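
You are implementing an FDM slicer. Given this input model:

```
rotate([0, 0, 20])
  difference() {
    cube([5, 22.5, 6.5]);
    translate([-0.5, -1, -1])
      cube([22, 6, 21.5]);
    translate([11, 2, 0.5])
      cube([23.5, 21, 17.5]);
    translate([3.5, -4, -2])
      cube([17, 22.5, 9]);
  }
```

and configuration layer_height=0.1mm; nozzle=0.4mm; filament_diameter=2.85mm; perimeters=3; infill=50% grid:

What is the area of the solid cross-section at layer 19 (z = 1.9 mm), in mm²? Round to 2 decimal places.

67.25 mm²

At z = 1.9 mm: the 5×22.5 cube contributes its full rectangle (area 112.50 mm²); the 22×6 cube at (-0.5, -1) contributes its full rectangle (area 132.00 mm²); the 23.5×21 cube at (11, 2) contributes its full rectangle (area 493.50 mm²); the cube at (3.5, -4) is present — its section is the full 17×22.5 rectangle (area 382.50 mm²); Subtracting the remaining from the first: starting from the 5×22.5 cube (112.50 mm²), the 22×6 cube at (-0.5, -1) partially overlaps it — only the 25.00 mm² overlap (of its 132.00 mm²) is removed, clipping the outline; the 23.5×21 cube at (11, 2) misses the remaining region (no effect); the 17×22.5 cube at (3.5, -4) partially overlaps it — only the 20.25 mm² overlap (of its 382.50 mm²) is removed, clipping the outline — area = 67.25 mm²; (rotated 20° about Z; rotation is an isometry so areas/perimeters/island counts are preserved). Overall, the cross-section is a single solid region. Net area = 67.25 mm².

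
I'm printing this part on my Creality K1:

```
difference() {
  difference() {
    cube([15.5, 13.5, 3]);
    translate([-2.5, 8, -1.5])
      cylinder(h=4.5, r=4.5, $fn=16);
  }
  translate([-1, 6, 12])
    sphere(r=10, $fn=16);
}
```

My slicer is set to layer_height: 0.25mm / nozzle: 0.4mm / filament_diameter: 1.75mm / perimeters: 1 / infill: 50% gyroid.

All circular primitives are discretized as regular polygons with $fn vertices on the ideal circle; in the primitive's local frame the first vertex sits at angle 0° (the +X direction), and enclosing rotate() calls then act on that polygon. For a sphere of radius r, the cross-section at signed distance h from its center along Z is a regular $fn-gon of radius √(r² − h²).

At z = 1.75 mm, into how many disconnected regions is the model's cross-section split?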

════════════════════

Work instructions | Write out every entry again, exactly as it appears.

Result of the task |
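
You are implementing an FDM slicer. Given this input model:

```
rotate([0, 0, 20])
  difference() {
    cube([5, 22.5, 6.5]);
    translate([-0.5, -1, -1])
      cube([22, 6, 21.5]);
    translate([11, 2, 0.5])
      cube([23.5, 21, 17.5]);
    translate([3.5, -4, -2])
      cube([17, 22.5, 9]);
  }
```

and configuration layer_height=0.1mm; nozzle=0.4mm; filament_diameter=2.85mm; perimeters=3; infill=50% grid:

What is the area of the solid cross-section at layer 19 (z = 1.9 mm), in mm²? Round to 2 decimal places.

67.25 mm²

At z = 1.9 mm: the 5×22.5 cube contributes its full rectangle (area 112.50 mm²); the 22×6 cube at (-0.5, -1) contributes its full rectangle (area 132.00 mm²); the 23.5×21 cube at (11, 2) contributes its full rectangle (area 493.50 mm²); the cube at (3.5, -4) is present — its section is the full 17×22.5 rectangle (area 382.50 mm²); Subtracting the remaining from the first: starting from the 5×22.5 cube (112.50 mm²), the 22×6 cube at (-0.5, -1) partially overlaps it — only the 25.00 mm² overlap (of its 132.00 mm²) is removed, clipping the outline; the 23.5×21 cube at (11, 2) misses the remaining region (no effect); the 17×22.5 cube at (3.5, -4) partially overlaps it — only the 20.25 mm² overlap (of its 382.50 mm²) is removed, clipping the outline — area = 67.25 mm²; (rotated 20° about Z; rotation is an isometry so areas/perimeters/island counts are preserved). Overall, the cross-section is a single solid region. Net area = 67.25 mm².

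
I'm printing this part on my Creality K1:

```
difference() {
  difference() {
    cube([15.5, 13.5, 3]);
    translate([-2.5, 8, -1.5])
      cylinder(h=4.5, r=4.5, $fn=16);
  }
  translate([-1, 6, 12])
    sphere(r=10, $fn=16);
}
```

My slicer is set to layer_height: 0.25mm / nozzle: 0.4mm / filament_diameter: 1.75mm / perimeters: 1 / infill: 50% gyroid.

All circular primitives are discretized as regular polygons with $fn vertices on the ideal circle; in the primitive's local frame the first vertex sits at angle 0° (the +X direction), and enclosing rotate() calls then act on that polygon. For a sphere of radius r, the cross-section at signed distance h from its center along Z is a regular $fn-gon of radius √(r² − h²).

At z = 1.75 mm, into how many disconnected regions is the model's cross-section split?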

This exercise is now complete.